[SUPPLIED ENTRIES]
________
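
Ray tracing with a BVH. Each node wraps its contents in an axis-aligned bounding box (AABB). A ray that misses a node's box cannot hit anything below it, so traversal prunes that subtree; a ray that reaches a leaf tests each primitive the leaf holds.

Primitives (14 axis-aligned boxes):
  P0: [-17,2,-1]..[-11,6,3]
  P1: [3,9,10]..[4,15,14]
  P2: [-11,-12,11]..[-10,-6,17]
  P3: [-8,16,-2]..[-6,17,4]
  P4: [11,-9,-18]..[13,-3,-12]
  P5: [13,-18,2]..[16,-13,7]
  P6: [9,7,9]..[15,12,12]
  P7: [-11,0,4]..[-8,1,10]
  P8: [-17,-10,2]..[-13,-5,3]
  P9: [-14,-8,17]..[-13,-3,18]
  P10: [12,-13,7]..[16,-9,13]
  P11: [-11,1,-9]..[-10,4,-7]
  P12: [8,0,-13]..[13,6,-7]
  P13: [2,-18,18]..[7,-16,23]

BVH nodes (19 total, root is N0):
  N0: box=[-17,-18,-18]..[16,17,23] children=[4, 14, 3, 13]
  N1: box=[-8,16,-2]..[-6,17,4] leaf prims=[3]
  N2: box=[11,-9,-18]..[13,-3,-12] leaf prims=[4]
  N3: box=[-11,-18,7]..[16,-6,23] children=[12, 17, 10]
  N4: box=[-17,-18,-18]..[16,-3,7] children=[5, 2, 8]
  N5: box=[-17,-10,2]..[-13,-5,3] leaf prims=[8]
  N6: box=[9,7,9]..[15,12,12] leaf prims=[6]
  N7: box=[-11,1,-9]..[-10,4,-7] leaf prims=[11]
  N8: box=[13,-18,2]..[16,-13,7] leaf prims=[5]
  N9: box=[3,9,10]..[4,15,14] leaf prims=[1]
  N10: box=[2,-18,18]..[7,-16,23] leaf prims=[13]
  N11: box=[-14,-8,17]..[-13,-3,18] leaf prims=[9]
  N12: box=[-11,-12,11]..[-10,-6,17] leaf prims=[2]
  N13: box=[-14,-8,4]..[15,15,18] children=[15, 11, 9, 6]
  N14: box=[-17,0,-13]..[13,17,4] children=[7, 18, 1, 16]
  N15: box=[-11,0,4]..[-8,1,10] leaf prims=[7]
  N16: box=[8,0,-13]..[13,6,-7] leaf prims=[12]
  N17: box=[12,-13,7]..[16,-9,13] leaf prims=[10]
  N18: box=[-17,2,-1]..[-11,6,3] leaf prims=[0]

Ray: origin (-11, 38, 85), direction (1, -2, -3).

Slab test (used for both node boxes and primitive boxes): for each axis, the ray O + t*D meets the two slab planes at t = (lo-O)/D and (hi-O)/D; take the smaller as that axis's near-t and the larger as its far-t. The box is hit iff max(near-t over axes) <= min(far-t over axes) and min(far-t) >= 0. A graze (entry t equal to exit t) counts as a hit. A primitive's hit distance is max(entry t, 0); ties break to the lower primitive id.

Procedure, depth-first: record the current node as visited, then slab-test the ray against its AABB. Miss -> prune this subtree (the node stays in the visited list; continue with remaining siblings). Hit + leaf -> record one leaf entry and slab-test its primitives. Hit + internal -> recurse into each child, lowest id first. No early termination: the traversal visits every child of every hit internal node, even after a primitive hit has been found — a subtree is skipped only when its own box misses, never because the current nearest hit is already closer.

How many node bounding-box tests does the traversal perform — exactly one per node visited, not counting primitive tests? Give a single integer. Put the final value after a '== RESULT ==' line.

Traverse from the root:
N0 x:[-6,27] y:[21/2,28] z:[62/3,103/3] -> hit [62/3,27], descend [3, 4, 13, 14]
  N3 x:[0,27] y:[22,28] z:[62/3,26] -> hit [22,26], descend [10, 12, 17]
    N10 x:[13,18] y:[27,28] z:[62/3,67/3] -> miss, prune
    N12 x:[0,1] y:[22,25] z:[68/3,74/3] -> miss, prune
    N17 x:[23,27] y:[47/2,51/2] z:[24,26] -> hit [24,51/2] leaf, test {P10@t=24}
  N4 x:[-6,27] y:[41/2,28] z:[26,103/3] -> hit [26,27], descend [2, 5, 8]
    N2 x:[22,24] y:[41/2,47/2] z:[97/3,103/3] -> miss, prune
    N5 x:[-6,-2] y:[43/2,24] z:[82/3,83/3] -> miss, prune
    N8 x:[24,27] y:[51/2,28] z:[26,83/3] -> hit [26,27] leaf, test {P5@t=26}
  N13 x:[-3,26] y:[23/2,23] z:[67/3,27] -> hit [67/3,23], descend [6, 9, 11, 15]
    N6 x:[20,26] y:[13,31/2] z:[73/3,76/3] -> miss, prune
    N9 x:[14,15] y:[23/2,29/2] z:[71/3,25] -> miss, prune
    N11 x:[-3,-2] y:[41/2,23] z:[67/3,68/3] -> miss, prune
    N15 x:[0,3] y:[37/2,19] z:[25,27] -> miss, prune
  N14 x:[-6,24] y:[21/2,19] z:[27,98/3] -> miss, prune

Visited [0, 3, 10, 12, 17, 4, 2, 5, 8, 13, 6, 9, 11, 15, 14]. Tests: 15 box, 2 leaf. Nearest: P10.

== RESULT ==
15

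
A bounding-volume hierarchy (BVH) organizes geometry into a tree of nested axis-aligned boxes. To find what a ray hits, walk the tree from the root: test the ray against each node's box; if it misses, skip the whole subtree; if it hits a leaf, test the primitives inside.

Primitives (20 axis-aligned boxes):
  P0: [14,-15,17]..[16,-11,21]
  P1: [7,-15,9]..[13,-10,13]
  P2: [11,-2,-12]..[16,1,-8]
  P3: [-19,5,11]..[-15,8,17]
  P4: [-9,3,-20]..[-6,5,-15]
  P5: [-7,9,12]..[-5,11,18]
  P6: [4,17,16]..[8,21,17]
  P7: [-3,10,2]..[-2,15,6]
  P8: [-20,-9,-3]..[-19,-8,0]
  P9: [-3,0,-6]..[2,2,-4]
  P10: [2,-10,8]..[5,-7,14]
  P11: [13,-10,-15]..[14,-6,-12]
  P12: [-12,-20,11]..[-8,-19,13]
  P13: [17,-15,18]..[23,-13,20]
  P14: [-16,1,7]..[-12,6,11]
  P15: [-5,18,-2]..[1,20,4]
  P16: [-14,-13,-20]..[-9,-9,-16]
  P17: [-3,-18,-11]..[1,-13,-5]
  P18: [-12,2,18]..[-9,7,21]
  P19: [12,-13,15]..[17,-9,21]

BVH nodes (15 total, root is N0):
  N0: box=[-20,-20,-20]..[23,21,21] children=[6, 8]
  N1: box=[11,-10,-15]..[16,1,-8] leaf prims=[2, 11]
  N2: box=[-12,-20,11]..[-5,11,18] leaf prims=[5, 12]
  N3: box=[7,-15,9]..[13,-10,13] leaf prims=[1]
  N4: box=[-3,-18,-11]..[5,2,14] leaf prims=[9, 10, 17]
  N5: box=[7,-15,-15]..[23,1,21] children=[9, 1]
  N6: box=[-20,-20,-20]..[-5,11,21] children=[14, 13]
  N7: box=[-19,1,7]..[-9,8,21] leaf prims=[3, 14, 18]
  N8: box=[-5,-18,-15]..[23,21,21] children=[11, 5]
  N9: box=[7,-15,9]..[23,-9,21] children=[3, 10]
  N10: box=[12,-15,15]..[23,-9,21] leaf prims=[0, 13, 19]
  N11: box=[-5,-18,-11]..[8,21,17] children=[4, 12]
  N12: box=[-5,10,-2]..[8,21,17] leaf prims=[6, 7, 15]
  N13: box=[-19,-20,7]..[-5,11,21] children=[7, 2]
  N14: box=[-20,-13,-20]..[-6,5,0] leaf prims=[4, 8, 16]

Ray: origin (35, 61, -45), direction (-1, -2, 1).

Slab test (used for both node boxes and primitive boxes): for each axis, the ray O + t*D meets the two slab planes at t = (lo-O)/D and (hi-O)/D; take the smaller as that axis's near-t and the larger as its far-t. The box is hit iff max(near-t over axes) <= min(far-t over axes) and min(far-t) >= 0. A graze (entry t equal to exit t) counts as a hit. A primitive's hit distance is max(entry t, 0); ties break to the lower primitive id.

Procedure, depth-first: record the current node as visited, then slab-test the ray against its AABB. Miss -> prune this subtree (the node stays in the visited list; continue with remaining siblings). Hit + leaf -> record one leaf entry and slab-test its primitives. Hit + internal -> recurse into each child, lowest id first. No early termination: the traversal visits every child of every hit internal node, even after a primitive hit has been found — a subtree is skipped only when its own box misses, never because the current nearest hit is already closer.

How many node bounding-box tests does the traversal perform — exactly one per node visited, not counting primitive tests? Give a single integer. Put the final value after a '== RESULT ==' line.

Trace the traversal:
N0 x:[12,55] y:[20,81/2] z:[25,66] -> hit [25,81/2], descend [6, 8]
  N6 x:[40,55] y:[25,81/2] z:[25,66] -> hit [40,81/2], descend [13, 14]
    N13 x:[40,54] y:[25,81/2] z:[52,66] -> miss, prune
    N14 x:[41,55] y:[28,37] z:[25,45] -> miss, prune
  N8 x:[12,40] y:[20,79/2] z:[30,66] -> hit [30,79/2], descend [5, 11]
    N5 x:[12,28] y:[30,38] z:[30,66] -> miss, prune
    N11 x:[27,40] y:[20,79/2] z:[34,62] -> hit [34,79/2], descend [4, 12]
      N4 x:[30,38] y:[59/2,79/2] z:[34,59] -> hit [34,38] leaf, test {P9(miss), P10(miss), P17@t=37}
      N12 x:[27,40] y:[20,51/2] z:[43,62] -> miss, prune

Summary -> nodes [0, 6, 13, 14, 8, 5, 11, 4, 12]; box-tests=9; leaf-entries=1; first=P17

== RESULT ==
9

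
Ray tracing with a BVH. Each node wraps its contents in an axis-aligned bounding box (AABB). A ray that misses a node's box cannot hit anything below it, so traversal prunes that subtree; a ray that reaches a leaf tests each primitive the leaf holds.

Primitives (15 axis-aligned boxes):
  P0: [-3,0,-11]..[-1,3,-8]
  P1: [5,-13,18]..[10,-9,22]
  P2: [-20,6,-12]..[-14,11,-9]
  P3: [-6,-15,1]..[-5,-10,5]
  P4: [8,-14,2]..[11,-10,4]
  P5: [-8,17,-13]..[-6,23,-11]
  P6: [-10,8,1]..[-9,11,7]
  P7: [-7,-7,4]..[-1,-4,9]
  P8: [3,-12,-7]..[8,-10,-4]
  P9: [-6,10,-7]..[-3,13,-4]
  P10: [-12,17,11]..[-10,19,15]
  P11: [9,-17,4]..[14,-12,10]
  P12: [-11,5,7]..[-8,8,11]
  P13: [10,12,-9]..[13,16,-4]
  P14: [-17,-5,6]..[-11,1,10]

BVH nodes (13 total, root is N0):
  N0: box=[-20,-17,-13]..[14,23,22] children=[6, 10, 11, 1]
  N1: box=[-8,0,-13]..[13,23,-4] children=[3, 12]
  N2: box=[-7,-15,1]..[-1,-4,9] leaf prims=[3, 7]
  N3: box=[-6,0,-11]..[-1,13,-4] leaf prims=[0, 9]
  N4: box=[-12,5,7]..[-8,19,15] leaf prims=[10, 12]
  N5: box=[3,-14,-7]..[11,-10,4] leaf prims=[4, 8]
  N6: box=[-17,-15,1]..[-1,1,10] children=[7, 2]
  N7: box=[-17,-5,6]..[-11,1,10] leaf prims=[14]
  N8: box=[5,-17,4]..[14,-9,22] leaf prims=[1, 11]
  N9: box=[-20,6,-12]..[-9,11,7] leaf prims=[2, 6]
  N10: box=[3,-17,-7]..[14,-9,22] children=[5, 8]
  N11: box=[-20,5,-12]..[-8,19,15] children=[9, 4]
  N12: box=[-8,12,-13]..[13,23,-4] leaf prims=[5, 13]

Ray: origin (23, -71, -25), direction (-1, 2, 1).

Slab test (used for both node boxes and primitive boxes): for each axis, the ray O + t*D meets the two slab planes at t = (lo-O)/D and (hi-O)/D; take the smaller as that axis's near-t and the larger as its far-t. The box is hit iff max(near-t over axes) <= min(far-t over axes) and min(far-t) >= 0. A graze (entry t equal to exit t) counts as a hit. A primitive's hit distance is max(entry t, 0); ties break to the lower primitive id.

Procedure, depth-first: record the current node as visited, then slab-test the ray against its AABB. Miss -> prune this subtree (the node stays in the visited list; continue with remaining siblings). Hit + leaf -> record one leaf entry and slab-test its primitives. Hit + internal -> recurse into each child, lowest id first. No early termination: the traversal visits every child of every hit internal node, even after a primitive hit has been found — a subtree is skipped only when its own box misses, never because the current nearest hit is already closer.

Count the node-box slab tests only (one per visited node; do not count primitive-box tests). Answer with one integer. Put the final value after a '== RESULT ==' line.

Trace the traversal:
N0 x:[9,43] y:[27,47] z:[12,47] -> hit [27,43], descend [1, 6, 10, 11]
  N1 x:[10,31] y:[71/2,47] z:[12,21] -> miss, prune
  N6 x:[24,40] y:[28,36] z:[26,35] -> hit [28,35], descend [2, 7]
    N2 x:[24,30] y:[28,67/2] z:[26,34] -> hit [28,30] leaf, test {P3@t=28, P7(miss)}
    N7 x:[34,40] y:[33,36] z:[31,35] -> hit [34,35] leaf, test {P14@t=34}
  N10 x:[9,20] y:[27,31] z:[18,47] -> miss, prune
  N11 x:[31,43] y:[38,45] z:[13,40] -> hit [38,40], descend [4, 9]
    N4 x:[31,35] y:[38,45] z:[32,40] -> miss, prune
    N9 x:[32,43] y:[77/2,41] z:[13,32] -> miss, prune

9 AABB tests over nodes [0, 1, 6, 2, 7, 10, 11, 4, 9]; 2 leaves entered; closest P3.

== RESULT ==
9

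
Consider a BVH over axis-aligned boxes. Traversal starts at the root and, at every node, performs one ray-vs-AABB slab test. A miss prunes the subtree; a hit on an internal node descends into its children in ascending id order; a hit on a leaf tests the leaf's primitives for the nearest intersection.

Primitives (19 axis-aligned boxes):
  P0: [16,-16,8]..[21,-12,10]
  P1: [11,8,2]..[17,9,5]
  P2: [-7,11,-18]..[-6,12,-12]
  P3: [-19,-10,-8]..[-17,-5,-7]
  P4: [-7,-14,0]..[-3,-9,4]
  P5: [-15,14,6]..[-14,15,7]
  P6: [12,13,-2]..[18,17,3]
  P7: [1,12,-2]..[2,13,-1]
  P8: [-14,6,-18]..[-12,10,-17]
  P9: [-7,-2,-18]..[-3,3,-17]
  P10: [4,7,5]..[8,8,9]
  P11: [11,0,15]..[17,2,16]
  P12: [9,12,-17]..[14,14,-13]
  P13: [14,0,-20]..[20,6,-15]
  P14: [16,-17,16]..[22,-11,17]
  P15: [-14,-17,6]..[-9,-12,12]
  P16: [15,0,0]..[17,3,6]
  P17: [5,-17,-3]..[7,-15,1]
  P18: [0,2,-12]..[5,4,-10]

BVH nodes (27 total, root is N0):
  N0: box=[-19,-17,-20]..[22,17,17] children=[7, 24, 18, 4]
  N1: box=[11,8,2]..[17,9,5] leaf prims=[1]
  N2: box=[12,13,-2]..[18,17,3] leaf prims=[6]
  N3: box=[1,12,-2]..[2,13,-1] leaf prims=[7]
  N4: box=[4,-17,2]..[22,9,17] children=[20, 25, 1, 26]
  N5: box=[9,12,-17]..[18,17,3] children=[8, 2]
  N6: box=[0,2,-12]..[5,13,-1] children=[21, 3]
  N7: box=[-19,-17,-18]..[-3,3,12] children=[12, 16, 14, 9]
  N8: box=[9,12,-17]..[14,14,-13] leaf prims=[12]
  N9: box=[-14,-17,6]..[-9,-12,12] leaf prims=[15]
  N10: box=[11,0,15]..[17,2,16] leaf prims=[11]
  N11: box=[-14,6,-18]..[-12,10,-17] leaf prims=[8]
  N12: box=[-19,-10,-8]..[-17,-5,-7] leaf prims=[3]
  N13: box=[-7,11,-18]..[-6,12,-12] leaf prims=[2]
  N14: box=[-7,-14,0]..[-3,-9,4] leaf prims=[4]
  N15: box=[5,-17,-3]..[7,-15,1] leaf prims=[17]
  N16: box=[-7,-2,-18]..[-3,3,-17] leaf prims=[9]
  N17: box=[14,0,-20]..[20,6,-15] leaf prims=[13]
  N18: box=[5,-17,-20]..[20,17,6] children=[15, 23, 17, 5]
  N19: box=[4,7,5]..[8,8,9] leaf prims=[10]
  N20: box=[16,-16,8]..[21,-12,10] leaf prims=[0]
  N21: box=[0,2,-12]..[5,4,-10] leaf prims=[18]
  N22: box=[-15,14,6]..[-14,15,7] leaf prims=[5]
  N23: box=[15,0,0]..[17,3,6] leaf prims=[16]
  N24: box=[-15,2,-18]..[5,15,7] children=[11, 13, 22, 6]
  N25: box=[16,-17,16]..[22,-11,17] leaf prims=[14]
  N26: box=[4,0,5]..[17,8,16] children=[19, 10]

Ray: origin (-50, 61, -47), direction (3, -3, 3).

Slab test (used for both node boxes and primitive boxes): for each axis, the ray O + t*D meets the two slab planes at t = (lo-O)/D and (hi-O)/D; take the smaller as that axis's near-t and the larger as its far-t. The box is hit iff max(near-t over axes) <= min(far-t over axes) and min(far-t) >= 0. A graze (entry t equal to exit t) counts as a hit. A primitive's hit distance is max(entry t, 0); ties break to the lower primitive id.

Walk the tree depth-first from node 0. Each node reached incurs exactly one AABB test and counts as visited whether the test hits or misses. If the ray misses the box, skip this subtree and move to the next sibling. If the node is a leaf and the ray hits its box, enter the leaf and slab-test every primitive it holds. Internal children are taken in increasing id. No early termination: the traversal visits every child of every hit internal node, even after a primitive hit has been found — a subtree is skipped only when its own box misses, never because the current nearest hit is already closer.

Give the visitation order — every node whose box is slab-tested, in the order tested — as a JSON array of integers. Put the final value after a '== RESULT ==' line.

Trace the traversal:
N0 x:[31/3,24] y:[44/3,26] z:[9,64/3] -> hit [44/3,64/3], descend [4, 7, 18, 24]
  N4 x:[18,24] y:[52/3,26] z:[49/3,64/3] -> hit [18,64/3], descend [1, 20, 25, 26]
    N1 x:[61/3,67/3] y:[52/3,53/3] z:[49/3,52/3] -> miss, prune
    N20 x:[22,71/3] y:[73/3,77/3] z:[55/3,19] -> miss, prune
    N25 x:[22,24] y:[24,26] z:[21,64/3] -> miss, prune
    N26 x:[18,67/3] y:[53/3,61/3] z:[52/3,21] -> hit [18,61/3], descend [10, 19]
      N10 x:[61/3,67/3] y:[59/3,61/3] z:[62/3,21] -> miss, prune
      N19 x:[18,58/3] y:[53/3,18] z:[52/3,56/3] -> hit [18,18] leaf, test {P10@t=18}
  N7 x:[31/3,47/3] y:[58/3,26] z:[29/3,59/3] -> miss, prune
  N18 x:[55/3,70/3] y:[44/3,26] z:[9,53/3] -> miss, prune
  N24 x:[35/3,55/3] y:[46/3,59/3] z:[29/3,18] -> hit [46/3,18], descend [6, 11, 13, 22]
    N6 x:[50/3,55/3] y:[16,59/3] z:[35/3,46/3] -> miss, prune
    N11 x:[12,38/3] y:[17,55/3] z:[29/3,10] -> miss, prune
    N13 x:[43/3,44/3] y:[49/3,50/3] z:[29/3,35/3] -> miss, prune
    N22 x:[35/3,12] y:[46/3,47/3] z:[53/3,18] -> miss, prune

Visited [0, 4, 1, 20, 25, 26, 10, 19, 7, 18, 24, 6, 11, 13, 22]. Tests: 15 box, 1 leaf. Nearest: P10.

== RESULT ==
[0, 4, 1, 20, 25, 26, 10, 19, 7, 18, 24, 6, 11, 13, 22]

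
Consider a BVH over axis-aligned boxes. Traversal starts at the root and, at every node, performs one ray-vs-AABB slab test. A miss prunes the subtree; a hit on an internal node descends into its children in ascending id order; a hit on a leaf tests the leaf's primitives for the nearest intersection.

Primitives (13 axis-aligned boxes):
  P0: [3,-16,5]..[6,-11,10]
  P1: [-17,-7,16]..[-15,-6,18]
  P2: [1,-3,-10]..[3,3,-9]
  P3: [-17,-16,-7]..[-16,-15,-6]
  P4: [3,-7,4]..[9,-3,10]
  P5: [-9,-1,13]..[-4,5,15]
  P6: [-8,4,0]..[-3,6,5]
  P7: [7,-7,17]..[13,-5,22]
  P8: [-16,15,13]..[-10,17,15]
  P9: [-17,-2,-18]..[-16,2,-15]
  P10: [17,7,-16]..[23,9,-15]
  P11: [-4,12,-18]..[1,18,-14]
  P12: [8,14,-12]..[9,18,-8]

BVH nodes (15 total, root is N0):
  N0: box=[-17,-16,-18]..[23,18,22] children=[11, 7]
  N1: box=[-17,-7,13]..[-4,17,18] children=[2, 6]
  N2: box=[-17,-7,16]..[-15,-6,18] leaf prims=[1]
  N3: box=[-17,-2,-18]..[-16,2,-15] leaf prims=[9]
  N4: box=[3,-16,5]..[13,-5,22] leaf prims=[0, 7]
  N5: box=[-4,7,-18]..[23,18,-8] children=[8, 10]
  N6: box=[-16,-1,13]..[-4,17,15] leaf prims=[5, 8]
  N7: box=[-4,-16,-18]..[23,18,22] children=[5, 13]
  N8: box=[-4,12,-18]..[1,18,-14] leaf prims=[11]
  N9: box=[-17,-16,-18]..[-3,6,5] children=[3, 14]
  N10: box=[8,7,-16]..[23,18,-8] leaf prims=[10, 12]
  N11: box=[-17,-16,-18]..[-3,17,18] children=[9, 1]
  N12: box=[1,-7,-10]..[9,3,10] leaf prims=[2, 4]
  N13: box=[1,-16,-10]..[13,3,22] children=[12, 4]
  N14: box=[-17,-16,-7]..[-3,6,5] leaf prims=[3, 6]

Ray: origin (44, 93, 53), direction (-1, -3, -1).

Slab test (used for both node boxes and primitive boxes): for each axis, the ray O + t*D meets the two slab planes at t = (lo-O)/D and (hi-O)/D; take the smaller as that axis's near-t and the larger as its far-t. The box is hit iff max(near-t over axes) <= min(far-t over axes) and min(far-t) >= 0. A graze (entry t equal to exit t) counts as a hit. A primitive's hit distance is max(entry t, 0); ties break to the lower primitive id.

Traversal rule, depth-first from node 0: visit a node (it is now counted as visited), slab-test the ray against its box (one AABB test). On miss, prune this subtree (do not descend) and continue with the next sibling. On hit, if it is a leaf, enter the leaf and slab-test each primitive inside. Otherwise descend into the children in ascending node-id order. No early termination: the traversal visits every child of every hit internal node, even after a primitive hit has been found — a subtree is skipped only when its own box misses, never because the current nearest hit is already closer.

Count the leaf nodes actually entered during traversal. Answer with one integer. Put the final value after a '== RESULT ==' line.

Walk:
N0 x:[21,61] y:[25,109/3] z:[31,71] -> hit [31,109/3], descend [7, 11]
  N7 x:[21,48] y:[25,109/3] z:[31,71] -> hit [31,109/3], descend [5, 13]
    N5 x:[21,48] y:[25,86/3] z:[61,71] -> miss, prune
    N13 x:[31,43] y:[30,109/3] z:[31,63] -> hit [31,109/3], descend [4, 12]
      N4 x:[31,41] y:[98/3,109/3] z:[31,48] -> hit [98/3,109/3] leaf, test {P0(miss), P7@t=98/3}
      N12 x:[35,43] y:[30,100/3] z:[43,63] -> miss, prune
  N11 x:[47,61] y:[76/3,109/3] z:[35,71] -> miss, prune

Visited [0, 7, 5, 13, 4, 12, 11]. Tests: 7 box, 1 leaf. Nearest: P7.

== RESULT ==
1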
________
[WHAT THE EXERCISE ASKS] The required output is the stretch of entries above from the line containing "N8: box=[9,12,-17]..[14,14,-13] leaf" through the line containing "N20: box=[16,-16,8]..[21,-12,10] leaf", reproduced exactly.

[RESPONSE BOX]
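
  N8: box=[9,12,-17]..[14,14,-13] leaf prims=[12]
  N9: box=[-14,-17,6]..[-9,-12,12] leaf prims=[15]
  N10: box=[11,0,15]..[17,2,16] leaf prims=[11]
  N11: box=[-14,6,-18]..[-12,10,-17] leaf prims=[8]
  N12: box=[-19,-10,-8]..[-17,-5,-7] leaf prims=[3]
  N13: box=[-7,11,-18]..[-6,12,-12] leaf prims=[2]
  N14: box=[-7,-14,0]..[-3,-9,4] leaf prims=[4]
  N15: box=[5,-17,-3]..[7,-15,1] leaf prims=[17]
  N16: box=[-7,-2,-18]..[-3,3,-17] leaf prims=[9]
  N17: box=[14,0,-20]..[20,6,-15] leaf prims=[13]
  N18: box=[5,-17,-20]..[20,17,6] children=[15, 23, 17, 5]
  N19: box=[4,7,5]..[8,8,9] leaf prims=[10]
  N20: box=[16,-16,8]..[21,-12,10] leaf prims=[0]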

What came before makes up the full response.